→ PROBLEM TO WORK ON
Write every record out again exactly as shown below.

→ MATERIAL SUPPLIED
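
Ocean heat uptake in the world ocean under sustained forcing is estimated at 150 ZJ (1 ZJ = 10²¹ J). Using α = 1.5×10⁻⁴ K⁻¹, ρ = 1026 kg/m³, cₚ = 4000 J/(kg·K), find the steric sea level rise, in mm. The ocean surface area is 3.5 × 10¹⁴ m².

Δh ≈ 16 mm

Per unit area: Q = 150×10²¹ / (3.5×10¹⁴) ≈ 4.286×10⁸ J/m²
Δh = αQ/(ρcₚ) = 1.5×10⁻⁴ × 4.286×10⁸ / (1026 × 4000) ≈ 0.015665 m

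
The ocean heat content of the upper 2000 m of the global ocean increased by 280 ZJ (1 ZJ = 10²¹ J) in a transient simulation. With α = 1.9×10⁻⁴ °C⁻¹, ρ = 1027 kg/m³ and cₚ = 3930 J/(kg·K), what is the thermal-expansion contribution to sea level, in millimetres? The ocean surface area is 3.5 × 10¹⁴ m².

Per unit area: Q = 280×10²¹ / (3.5×10¹⁴) = 8×10⁸ J/m²
Δh = αQ/(ρcₚ) = 1.9×10⁻⁴ × 8×10⁸ / (1027 × 3930) ≈ 0.03766 m

37.7 mm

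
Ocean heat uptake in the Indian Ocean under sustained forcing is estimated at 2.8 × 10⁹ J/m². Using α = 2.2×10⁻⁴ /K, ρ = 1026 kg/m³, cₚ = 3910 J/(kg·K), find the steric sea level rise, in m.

Δh = αQ/(ρcₚ) = 2.2×10⁻⁴ × 2.8×10⁹ / (1026 × 3910) ≈ 0.15355 m

0.15 m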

→ RESPONSE BOX
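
Ocean heat uptake in the world ocean under sustained forcing is estimated at 150 ZJ (1 ZJ = 10²¹ J). Using α = 1.5×10⁻⁴ K⁻¹, ρ = 1026 kg/m³, cₚ = 4000 J/(kg·K), find the steric sea level rise, in mm. The ocean surface area is 3.5 × 10¹⁴ m².

Δh ≈ 16 mm

Per unit area: Q = 150×10²¹ / (3.5×10¹⁴) ≈ 4.286×10⁸ J/m²
Δh = αQ/(ρcₚ) = 1.5×10⁻⁴ × 4.286×10⁸ / (1026 × 4000) ≈ 0.015665 m

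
The ocean heat content of the upper 2000 m of the global ocean increased by 280 ZJ (1 ZJ = 10²¹ J) in a transient simulation. With α = 1.9×10⁻⁴ °C⁻¹, ρ = 1027 kg/m³ and cₚ = 3930 J/(kg·K), what is the thermal-expansion contribution to sea level, in millimetres? The ocean surface area is 3.5 × 10¹⁴ m².

Per unit area: Q = 280×10²¹ / (3.5×10¹⁴) = 8×10⁸ J/m²
Δh = αQ/(ρcₚ) = 1.9×10⁻⁴ × 8×10⁸ / (1027 × 3930) ≈ 0.03766 m

37.7 mm

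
Ocean heat uptake in the Indian Ocean under sustained forcing is estimated at 2.8 × 10⁹ J/m². Using α = 2.2×10⁻⁴ /K, ρ = 1026 kg/m³, cₚ = 3910 J/(kg·K), find the steric sea level rise, in m.

Δh = αQ/(ρcₚ) = 2.2×10⁻⁴ × 2.8×10⁹ / (1026 × 3910) ≈ 0.15355 m

0.15 m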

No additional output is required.